## Task details:
Across the whole listing, how many lines hold the word "reaches"? Reply with the number by itself.

= = = = = = =

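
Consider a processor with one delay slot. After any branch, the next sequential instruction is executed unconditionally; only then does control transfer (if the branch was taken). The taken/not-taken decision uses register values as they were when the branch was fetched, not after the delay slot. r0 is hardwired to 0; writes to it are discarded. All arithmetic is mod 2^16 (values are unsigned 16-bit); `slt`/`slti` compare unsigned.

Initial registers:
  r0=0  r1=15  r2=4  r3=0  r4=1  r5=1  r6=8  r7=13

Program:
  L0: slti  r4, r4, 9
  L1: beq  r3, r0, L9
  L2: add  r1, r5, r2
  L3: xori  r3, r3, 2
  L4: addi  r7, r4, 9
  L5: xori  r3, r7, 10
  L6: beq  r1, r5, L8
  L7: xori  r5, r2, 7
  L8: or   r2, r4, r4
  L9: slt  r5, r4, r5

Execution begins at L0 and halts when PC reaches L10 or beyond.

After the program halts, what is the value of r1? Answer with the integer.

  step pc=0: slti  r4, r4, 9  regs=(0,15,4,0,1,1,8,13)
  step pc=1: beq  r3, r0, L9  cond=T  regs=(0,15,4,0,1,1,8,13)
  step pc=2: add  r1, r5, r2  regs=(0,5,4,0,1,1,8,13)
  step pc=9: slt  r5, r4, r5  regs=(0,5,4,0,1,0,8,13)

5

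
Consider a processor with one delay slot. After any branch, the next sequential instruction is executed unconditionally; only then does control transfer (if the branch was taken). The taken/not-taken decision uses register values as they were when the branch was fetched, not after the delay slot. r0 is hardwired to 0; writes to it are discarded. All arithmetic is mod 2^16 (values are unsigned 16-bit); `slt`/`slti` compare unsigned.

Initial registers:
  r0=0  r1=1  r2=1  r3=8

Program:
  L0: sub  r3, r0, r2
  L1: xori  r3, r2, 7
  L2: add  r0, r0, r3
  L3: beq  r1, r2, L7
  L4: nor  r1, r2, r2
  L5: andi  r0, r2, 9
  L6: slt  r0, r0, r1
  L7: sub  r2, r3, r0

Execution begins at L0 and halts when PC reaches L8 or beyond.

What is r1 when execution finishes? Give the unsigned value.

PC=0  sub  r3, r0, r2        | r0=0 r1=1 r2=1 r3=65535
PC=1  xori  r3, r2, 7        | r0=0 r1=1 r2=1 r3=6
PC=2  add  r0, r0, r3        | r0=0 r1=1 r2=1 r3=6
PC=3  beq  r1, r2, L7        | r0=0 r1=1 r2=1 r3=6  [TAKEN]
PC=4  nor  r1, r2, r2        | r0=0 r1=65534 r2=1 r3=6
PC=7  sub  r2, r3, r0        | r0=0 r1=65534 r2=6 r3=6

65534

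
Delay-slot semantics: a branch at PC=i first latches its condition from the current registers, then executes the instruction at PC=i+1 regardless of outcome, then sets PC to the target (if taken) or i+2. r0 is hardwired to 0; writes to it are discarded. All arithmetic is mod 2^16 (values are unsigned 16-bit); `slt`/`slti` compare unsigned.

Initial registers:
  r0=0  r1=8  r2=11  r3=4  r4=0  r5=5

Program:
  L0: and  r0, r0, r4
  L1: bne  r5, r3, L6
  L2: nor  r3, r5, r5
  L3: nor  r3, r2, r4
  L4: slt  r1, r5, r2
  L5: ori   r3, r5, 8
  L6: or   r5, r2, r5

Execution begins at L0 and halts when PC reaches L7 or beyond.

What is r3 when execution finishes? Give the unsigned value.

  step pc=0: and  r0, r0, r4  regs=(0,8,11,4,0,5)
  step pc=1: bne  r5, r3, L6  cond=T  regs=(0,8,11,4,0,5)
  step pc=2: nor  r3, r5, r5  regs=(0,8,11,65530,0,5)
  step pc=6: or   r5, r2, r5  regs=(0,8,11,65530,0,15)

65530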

= = = = = = =

## Written solution:
3